From the entries below, copy every line holding the word "does".

**RECORDS SHOWN**:
**********
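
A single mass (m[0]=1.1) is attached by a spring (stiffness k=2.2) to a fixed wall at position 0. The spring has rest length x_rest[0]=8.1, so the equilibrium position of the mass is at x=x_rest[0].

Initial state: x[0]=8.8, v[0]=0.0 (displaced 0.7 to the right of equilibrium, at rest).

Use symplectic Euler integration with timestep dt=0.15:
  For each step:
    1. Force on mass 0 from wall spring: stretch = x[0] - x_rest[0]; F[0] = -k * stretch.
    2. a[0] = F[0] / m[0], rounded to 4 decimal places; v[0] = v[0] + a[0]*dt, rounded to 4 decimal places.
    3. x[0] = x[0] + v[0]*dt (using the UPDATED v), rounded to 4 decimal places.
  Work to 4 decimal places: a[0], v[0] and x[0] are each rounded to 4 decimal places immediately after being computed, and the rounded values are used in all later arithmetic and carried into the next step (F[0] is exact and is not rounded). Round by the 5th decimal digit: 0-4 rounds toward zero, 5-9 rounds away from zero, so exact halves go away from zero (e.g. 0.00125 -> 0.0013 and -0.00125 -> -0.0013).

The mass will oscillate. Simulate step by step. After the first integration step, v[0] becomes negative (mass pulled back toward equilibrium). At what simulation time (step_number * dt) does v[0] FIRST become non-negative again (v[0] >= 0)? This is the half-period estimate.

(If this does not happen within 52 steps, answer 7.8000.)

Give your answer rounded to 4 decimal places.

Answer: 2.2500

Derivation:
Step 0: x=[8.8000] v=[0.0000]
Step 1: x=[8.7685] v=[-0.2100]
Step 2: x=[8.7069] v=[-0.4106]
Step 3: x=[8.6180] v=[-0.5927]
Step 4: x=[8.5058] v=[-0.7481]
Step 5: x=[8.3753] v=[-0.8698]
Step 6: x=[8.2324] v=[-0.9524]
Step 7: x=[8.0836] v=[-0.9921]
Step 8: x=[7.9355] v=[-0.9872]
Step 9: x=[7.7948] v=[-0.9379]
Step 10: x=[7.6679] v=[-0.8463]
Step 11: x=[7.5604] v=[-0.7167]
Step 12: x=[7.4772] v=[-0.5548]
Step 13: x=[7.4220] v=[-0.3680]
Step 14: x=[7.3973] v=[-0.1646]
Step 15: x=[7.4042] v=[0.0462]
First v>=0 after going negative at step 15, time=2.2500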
**********
**TASK RESULT**:
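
The mass will oscillate. Simulate step by step. After the first integration step, v[0] becomes negative (mass pulled back toward equilibrium). At what simulation time (step_number * dt) does v[0] FIRST become non-negative again (v[0] >= 0)? This is the half-period estimate.
(If this does not happen within 52 steps, answer 7.8000.)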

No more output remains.